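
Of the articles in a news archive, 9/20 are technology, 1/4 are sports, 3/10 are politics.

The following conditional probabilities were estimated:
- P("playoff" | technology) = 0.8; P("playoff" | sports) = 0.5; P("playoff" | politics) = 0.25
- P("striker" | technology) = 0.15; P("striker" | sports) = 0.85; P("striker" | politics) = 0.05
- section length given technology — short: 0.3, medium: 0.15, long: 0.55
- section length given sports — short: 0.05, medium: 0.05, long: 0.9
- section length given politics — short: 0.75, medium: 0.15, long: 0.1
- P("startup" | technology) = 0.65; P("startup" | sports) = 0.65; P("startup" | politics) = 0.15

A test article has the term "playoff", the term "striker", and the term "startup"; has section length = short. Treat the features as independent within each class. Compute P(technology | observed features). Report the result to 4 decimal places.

0.7310

technology: 0.45 × 0.8 × 0.15 × 0.3 × 0.65 = 0.01053
sports: 0.25 × 0.5 × 0.85 × 0.05 × 0.65 = 0.003453125
politics: 0.3 × 0.25 × 0.05 × 0.75 × 0.15 = 0.000421875
P(technology | x) = 0.01053 / 0.014405 ≈ 0.7310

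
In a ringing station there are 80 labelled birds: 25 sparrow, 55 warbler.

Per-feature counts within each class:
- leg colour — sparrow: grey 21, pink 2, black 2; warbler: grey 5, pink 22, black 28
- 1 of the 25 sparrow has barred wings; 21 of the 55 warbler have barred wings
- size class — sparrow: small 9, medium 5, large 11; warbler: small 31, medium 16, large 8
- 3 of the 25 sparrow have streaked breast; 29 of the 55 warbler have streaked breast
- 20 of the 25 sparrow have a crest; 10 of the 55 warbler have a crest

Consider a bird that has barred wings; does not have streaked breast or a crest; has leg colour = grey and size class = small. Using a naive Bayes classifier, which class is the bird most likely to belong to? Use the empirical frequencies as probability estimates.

warbler

sparrow: (25/80) × (21/25) × (1/25) × (9/25) × (22/25) × (5/25) = 0.00066528
warbler: (55/80) × (5/55) × (21/55) × (31/55) × (26/55) × (45/55) ≈ 0.00520231
Highest score → warbler.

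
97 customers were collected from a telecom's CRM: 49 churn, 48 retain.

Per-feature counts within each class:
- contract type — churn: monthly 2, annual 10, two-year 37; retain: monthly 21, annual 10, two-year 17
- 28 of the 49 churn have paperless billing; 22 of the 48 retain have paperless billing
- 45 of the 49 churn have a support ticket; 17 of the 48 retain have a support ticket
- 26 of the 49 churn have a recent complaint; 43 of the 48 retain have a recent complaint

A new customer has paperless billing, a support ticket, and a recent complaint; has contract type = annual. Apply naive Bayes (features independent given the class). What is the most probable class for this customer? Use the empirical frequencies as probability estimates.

churn: (49/97) × (10/49) × (28/49) × (45/49) × (26/49) ≈ 0.0287067
retain: (48/97) × (10/48) × (22/48) × (17/48) × (43/48) ≈ 0.0149915
Highest score → churn.

churn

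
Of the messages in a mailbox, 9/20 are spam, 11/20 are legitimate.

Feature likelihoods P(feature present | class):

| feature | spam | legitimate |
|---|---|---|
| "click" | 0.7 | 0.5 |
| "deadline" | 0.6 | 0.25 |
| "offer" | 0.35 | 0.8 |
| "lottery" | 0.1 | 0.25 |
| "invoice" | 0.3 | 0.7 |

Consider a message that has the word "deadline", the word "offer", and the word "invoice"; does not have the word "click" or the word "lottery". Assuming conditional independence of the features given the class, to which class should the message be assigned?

legitimate

spam: 0.45 × (1−0.7) × 0.6 × 0.35 × (1−0.1) × 0.3 = 0.0076545
legitimate: 0.55 × (1−0.5) × 0.25 × 0.8 × (1−0.25) × 0.7 = 0.028875
Highest score → legitimate.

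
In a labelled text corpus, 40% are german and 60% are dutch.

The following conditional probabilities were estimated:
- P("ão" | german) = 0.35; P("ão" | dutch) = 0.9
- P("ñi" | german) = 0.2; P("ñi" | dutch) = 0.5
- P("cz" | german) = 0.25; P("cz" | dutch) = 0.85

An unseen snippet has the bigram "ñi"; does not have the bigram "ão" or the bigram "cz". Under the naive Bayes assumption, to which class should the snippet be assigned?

german

german: 0.4 × (1−0.35) × 0.2 × (1−0.25) = 0.039
dutch: 0.6 × (1−0.9) × 0.5 × (1−0.85) = 0.0045
Highest score → german.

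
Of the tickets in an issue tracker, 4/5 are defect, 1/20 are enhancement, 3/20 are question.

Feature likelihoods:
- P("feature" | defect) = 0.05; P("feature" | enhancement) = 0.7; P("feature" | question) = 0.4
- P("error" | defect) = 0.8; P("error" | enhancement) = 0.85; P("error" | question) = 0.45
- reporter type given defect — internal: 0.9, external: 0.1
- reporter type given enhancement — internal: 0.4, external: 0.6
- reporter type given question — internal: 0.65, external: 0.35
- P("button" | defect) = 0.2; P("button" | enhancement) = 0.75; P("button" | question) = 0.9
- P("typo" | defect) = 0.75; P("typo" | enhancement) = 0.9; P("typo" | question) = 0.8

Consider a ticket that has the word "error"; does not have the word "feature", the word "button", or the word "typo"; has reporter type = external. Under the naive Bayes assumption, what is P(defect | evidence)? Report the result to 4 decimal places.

0.9624

defect: 0.8 × (1−0.05) × 0.8 × 0.1 × (1−0.2) × (1−0.75) = 0.01216
enhancement: 0.05 × (1−0.7) × 0.85 × 0.6 × (1−0.75) × (1−0.9) = 0.00019125
question: 0.15 × (1−0.4) × 0.45 × 0.35 × (1−0.9) × (1−0.8) = 0.0002835
P(defect | x) = 0.01216 / 0.01263475 ≈ 0.9624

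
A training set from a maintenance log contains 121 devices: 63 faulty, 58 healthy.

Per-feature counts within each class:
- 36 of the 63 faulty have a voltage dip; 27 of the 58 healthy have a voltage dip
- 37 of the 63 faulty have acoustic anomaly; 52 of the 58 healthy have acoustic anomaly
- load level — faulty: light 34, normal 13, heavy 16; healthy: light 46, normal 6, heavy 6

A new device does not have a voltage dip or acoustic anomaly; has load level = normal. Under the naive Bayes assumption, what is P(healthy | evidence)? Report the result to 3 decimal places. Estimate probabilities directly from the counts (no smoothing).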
◇ ◇ ◇ ◇ ◇ ◇ ◇
Once the line that contains "defect) = 0.05;" is found, please give it again exactly, along with each line that comes after it, through the last line of the entries.

- **Response to the exercise**
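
- P("feature" | defect) = 0.05; P("feature" | enhancement) = 0.7; P("feature" | question) = 0.4
- P("error" | defect) = 0.8; P("error" | enhancement) = 0.85; P("error" | question) = 0.45
- reporter type given defect — internal: 0.9, external: 0.1
- reporter type given enhancement — internal: 0.4, external: 0.6
- reporter type given question — internal: 0.65, external: 0.35
- P("button" | defect) = 0.2; P("button" | enhancement) = 0.75; P("button" | question) = 0.9
- P("typo" | defect) = 0.75; P("typo" | enhancement) = 0.9; P("typo" | question) = 0.8

Consider a ticket that has the word "error"; does not have the word "feature", the word "button", or the word "typo"; has reporter type = external. Under the naive Bayes assumption, what is P(defect | evidence)? Report the result to 4 decimal places.

0.9624

defect: 0.8 × (1−0.05) × 0.8 × 0.1 × (1−0.2) × (1−0.75) = 0.01216
enhancement: 0.05 × (1−0.7) × 0.85 × 0.6 × (1−0.75) × (1−0.9) = 0.00019125
question: 0.15 × (1−0.4) × 0.45 × 0.35 × (1−0.9) × (1−0.8) = 0.0002835
P(defect | x) = 0.01216 / 0.01263475 ≈ 0.9624

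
A training set from a maintenance log contains 121 devices: 63 faulty, 58 healthy.

Per-feature counts within each class:
- 36 of the 63 faulty have a voltage dip; 27 of the 58 healthy have a voltage dip
- 37 of the 63 faulty have acoustic anomaly; 52 of the 58 healthy have acoustic anomaly
- load level — faulty: light 34, normal 13, heavy 16; healthy: light 46, normal 6, heavy 6

A new device does not have a voltage dip or acoustic anomaly; has load level = normal. Under the naive Bayes assumption, what is P(healthy | evidence)? Report the result to 3 decimal places. Estimate probabilities directly from the counts (no smoothing).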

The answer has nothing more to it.